_Problem requirements_
Wherever the word "polygon" turns up in a line of the entries, copy that line.

_____

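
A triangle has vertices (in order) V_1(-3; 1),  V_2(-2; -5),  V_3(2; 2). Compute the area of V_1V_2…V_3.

V_1→V_2: (-3)(-5) − (-2)(1) = 17
V_2→V_3: (-2)(2) − (2)(-5) = 6
V_3→V_1: (2)(1) − (-3)(2) = 8
Σ = 31
Area = |Σ|/2 = 15.5.

15.5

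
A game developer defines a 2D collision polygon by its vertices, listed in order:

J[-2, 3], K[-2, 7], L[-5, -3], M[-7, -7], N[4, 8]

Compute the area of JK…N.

Apply the shoelace (surveyor's) formula: 2A = Σ (x_i·y_{i+1} − x_{i+1}·y_i), indices taken mod 5.
J→K: (-2)(7) − (-2)(3) = -8
K→L: (-2)(-3) − (-5)(7) = 41
L→M: (-5)(-7) − (-7)(-3) = 14
M→N: (-7)(8) − (4)(-7) = -28
N→J: (4)(3) − (-2)(8) = 28
Σ = 47
Area = |Σ|/2 = 23.5.

23.5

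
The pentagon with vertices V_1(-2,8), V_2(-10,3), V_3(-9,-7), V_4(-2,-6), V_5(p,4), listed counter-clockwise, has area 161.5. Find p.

The doubled signed area Σ (x_i y_{i+1} − x_{i+1} y_i) is linear in p.
With p=0 it equals 211; the coefficient of p is 14 (from the two edges through V_5).
So 14·p + 211 = 2·161.5 = 323 ⇒ p = 8.

8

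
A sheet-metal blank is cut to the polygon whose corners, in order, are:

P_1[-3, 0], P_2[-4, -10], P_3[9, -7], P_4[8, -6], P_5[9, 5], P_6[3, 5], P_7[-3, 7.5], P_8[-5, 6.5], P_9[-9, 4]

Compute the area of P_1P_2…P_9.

190

Apply the shoelace formula: 2A = Σ (x_i·y_{i+1} − x_{i+1}·y_i), indices taken mod 9.
P_1→P_2: (-3)(-10) − (-4)(0) = 30
P_2→P_3: (-4)(-7) − (9)(-10) = 118
P_3→P_4: (9)(-6) − (8)(-7) = 2
P_4→P_5: (8)(5) − (9)(-6) = 94
P_5→P_6: (9)(5) − (3)(5) = 30
P_6→P_7: (3)(7.5) − (-3)(5) = 37.5
P_7→P_8: (-3)(6.5) − (-5)(7.5) = 18
P_8→P_9: (-5)(4) − (-9)(6.5) = 38.5
P_9→P_1: (-9)(0) − (-3)(4) = 12
Σ = 380
Area = |Σ|/2 = 190.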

_____

_Response area_
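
A game developer defines a 2D collision polygon by its vertices, listed in order:
A sheet-metal blank is cut to the polygon whose corners, in order, are: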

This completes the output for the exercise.